Input Start Marker

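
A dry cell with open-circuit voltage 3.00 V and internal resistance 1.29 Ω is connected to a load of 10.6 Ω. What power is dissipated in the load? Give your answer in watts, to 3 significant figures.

The internal resistance and the load are in series, so the same I flows through both; get I from ε/(r+R), then I²R for the load.
I = ε / (r + R) = 3.00 / (1.29 + 10.6) = 0.2523 A
P_load = I² R = (0.2523)² × 10.6 = 0.6748 W

0.675 W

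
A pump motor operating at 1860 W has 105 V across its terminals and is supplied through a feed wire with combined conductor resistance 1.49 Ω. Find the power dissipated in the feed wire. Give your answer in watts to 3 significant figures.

The feed wire is a series resistance carrying the load current; its dissipation is I²R_line.
I = P / V = 1860 / 105 = 17.71 A through the feed wire.
P_line = I² R_line = (17.71)² × 1.49 = 467.6 W

468 W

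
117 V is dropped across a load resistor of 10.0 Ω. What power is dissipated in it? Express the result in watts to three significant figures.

1370 W

With V across and R both known, P = V²/R gives the dissipation directly.
P = (117 V)² / 10.0 Ω = 1369 W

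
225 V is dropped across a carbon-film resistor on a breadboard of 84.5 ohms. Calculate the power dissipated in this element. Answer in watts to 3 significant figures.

Voltage and resistance are given, so P = V²/R is the one-step route.
P = (225 V)² / 84.5 Ω = 599.1 W

599 W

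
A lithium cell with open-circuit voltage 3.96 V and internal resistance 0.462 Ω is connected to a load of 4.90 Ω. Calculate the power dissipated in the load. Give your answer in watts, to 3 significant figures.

2.67 W

The internal resistance and the load are in series, so the same I flows through both; get I from ε/(r+R), then I²R for the load.
I = ε / (r + R) = 3.96 / (0.462 + 4.90) = 0.7385 A
P_load = I² R = (0.7385)² × 4.90 = 2.673 W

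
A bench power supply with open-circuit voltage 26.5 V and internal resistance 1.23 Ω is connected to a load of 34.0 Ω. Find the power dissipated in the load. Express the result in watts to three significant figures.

19.2 W

With r and R in series, I = ε/(r+R); the load dissipates I²R.
I = ε / (r + R) = 26.5 / (1.23 + 34.0) = 0.7522 A
P_load = I² R = (0.7522)² × 34.0 = 19.24 W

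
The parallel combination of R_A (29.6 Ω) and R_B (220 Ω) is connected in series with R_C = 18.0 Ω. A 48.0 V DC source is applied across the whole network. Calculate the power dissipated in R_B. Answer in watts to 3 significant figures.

Collapse the R_A‖R_B pair into one equivalent R_p; then R_p and R_C form a series string.
R_p = (29.6×220)/(29.6+220) = 26.09 Ω
R_total = R_p + 18.0 = 26.09 + 18.0 = 44.09 Ω
I = V / R_total = 48.0 / 44.09 = 1.089 A
Voltage across the parallel pair: V_p = I × R_p = 1.089 × 26.09 = 28.40 V
R_B has V_p across it, so P = V_p²/R_B.
P_R_B = (28.40)² / 220 = 3.667 W

3.67 W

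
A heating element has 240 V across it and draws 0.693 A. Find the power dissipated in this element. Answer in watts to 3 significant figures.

V and I are known directly — P = V I, no intermediate step needed.
P = 240 V × 0.6930 A = 166.3 W

166 W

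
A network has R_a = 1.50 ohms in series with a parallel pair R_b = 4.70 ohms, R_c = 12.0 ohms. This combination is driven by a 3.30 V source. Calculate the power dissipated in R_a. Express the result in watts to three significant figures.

0.687 W

Replace R_b and R_c with their parallel equivalent so the circuit becomes R_a in series with R_p.
R_p = (4.70×12.0)/(4.70+12.0) = 3.377 Ω
R_total = 1.50 + 3.377 = 4.877 Ω
I = V / R_total = 3.30 / 4.877 = 0.6766 A
The full supply current passes through R_a: P = I²R.
P_R_a = (0.6766)² × 1.50 = 0.6867 W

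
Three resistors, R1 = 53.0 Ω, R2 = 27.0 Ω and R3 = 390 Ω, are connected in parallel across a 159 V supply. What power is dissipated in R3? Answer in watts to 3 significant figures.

64.8 W

Parallel branches share the same voltage; P = V²/R gives the branch power in one step.
P_R3 = V² / R3 = (159)² / 390 Ω = 64.82 W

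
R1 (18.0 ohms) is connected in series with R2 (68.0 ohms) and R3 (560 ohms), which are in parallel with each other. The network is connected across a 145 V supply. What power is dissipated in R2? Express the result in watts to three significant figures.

Reduce the parallel pair to R_p first; the network is then a simple series string.
R_p = (68.0×560)/(68.0+560) = 60.64 Ω
R_total = 18.0 + 60.64 = 78.64 Ω
I = V / R_total = 145 / 78.64 = 1.844 A
Voltage across the parallel pair: V_p = I × R_p = 1.844 × 60.64 = 111.8 V
With V_p across R2, its power is V_p²/R2.
P_R2 = (111.8)² / 68.0 = 183.8 W

184 W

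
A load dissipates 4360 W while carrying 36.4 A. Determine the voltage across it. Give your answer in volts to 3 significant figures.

Rearranging the power relation for the two known quantities gives V = P / I.
V = 4360 / 36.40 = 119.8 V

120 V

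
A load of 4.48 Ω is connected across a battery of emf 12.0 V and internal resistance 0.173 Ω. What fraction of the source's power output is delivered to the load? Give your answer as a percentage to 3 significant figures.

Both r and R carry the same current, so the power split is just the resistance split: η = R/(R+r).
η = R / (R + r) = 4.48 / (4.48 + 0.173) = 0.9628

96.3 %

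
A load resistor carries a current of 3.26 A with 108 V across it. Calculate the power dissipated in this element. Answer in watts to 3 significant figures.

V and I are known directly — P = V I, no intermediate step needed.
P = 108 V × 3.260 A = 352.1 W

352 W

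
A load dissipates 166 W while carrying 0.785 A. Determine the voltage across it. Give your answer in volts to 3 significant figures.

211 V

Rearranging the power relation for the two known quantities gives V = P / I.
V = 166 / 0.7850 = 211.5 V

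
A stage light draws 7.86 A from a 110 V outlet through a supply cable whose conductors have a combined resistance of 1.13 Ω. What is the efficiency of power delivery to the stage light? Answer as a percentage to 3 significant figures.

The supply cable carries the full 7.86 A.
P_line = I² R_line = (7.860)² × 1.13 = 69.81 W
P_source = V I = 110 × 7.860 = 864.6 W; P_load = 794.8 W
η = P_load / P_source = 794.8 / 864.6 = 0.9193

91.9 %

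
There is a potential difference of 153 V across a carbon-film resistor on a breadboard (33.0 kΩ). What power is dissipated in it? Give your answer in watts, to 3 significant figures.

V and R are stated; P = V²/R avoids computing the current.
P = (153 V)² / 33000 Ω = 0.7094 W

0.709 W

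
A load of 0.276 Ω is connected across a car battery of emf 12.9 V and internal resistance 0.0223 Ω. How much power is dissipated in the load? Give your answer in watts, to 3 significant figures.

516 W

With r and R in series, I = ε/(r+R); the load dissipates I²R.
I = ε / (r + R) = 12.9 / (0.0223 + 0.276) = 43.25 A
P_load = I² R = (43.25)² × 0.276 = 516.2 W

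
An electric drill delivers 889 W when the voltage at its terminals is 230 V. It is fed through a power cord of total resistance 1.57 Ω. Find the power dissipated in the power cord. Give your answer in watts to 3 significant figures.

23.5 W

Line loss is just I²R for the cable — we know both I and R_line directly.
I = P / V = 889 / 230 = 3.865 A through the power cord.
P_line = I² R_line = (3.865)² × 1.57 = 23.46 W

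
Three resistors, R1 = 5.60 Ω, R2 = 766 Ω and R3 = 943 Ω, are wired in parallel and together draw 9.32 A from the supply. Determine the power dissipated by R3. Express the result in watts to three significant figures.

2.81 W

Only the total current is stated, so first find the parallel equivalent to get the voltage across the combination.
1/R_eq = 1/5.60 + 1/766 + 1/943 ⇒ R_eq = 5.527 Ω
V = I_total × R_eq = 9.320 × 5.527 = 51.51 V
P_R3 = V² / R3 = (51.51)² / 943 = 2.814 W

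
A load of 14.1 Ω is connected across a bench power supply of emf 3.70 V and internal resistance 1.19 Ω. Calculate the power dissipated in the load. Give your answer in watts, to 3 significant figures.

Load and internal resistance form a series loop — compute the loop current, then the load power via I²R.
I = ε / (r + R) = 3.70 / (1.19 + 14.1) = 0.2420 A
P_load = I² R = (0.2420)² × 14.1 = 0.8257 W

0.826 W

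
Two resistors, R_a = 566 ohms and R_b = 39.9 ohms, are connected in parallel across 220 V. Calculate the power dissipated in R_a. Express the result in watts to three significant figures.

85.5 W

Every branch has 220 V across it, so for R_a the power is simply V²/R.
P_R_a = V² / R_a = (220)² / 566 Ω = 85.51 W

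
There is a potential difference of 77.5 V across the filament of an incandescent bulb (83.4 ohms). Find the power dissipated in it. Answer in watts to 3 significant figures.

72.0 W

With V across and R both known, P = V²/R gives the dissipation directly.
P = (77.5 V)² / 83.4 Ω = 72.02 W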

Input End Marker

Task details: Give back exactly the lines from the one that contains "A load of 14.1" to the end of the material, both ends kept, and no other line.

Written response:
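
A load of 14.1 Ω is connected across a bench power supply of emf 3.70 V and internal resistance 1.19 Ω. Calculate the power dissipated in the load. Give your answer in watts, to 3 significant figures.

Load and internal resistance form a series loop — compute the loop current, then the load power via I²R.
I = ε / (r + R) = 3.70 / (1.19 + 14.1) = 0.2420 A
P_load = I² R = (0.2420)² × 14.1 = 0.8257 W

0.826 W

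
Two resistors, R_a = 566 ohms and R_b = 39.9 ohms, are connected in parallel across 220 V. Calculate the power dissipated in R_a. Express the result in watts to three significant figures.

85.5 W

Every branch has 220 V across it, so for R_a the power is simply V²/R.
P_R_a = V² / R_a = (220)² / 566 Ω = 85.51 W

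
There is a potential difference of 77.5 V across the filament of an incandescent bulb (83.4 ohms). Find the power dissipated in it. Answer in watts to 3 significant figures.

72.0 W

With V across and R both known, P = V²/R gives the dissipation directly.
P = (77.5 V)² / 83.4 Ω = 72.02 W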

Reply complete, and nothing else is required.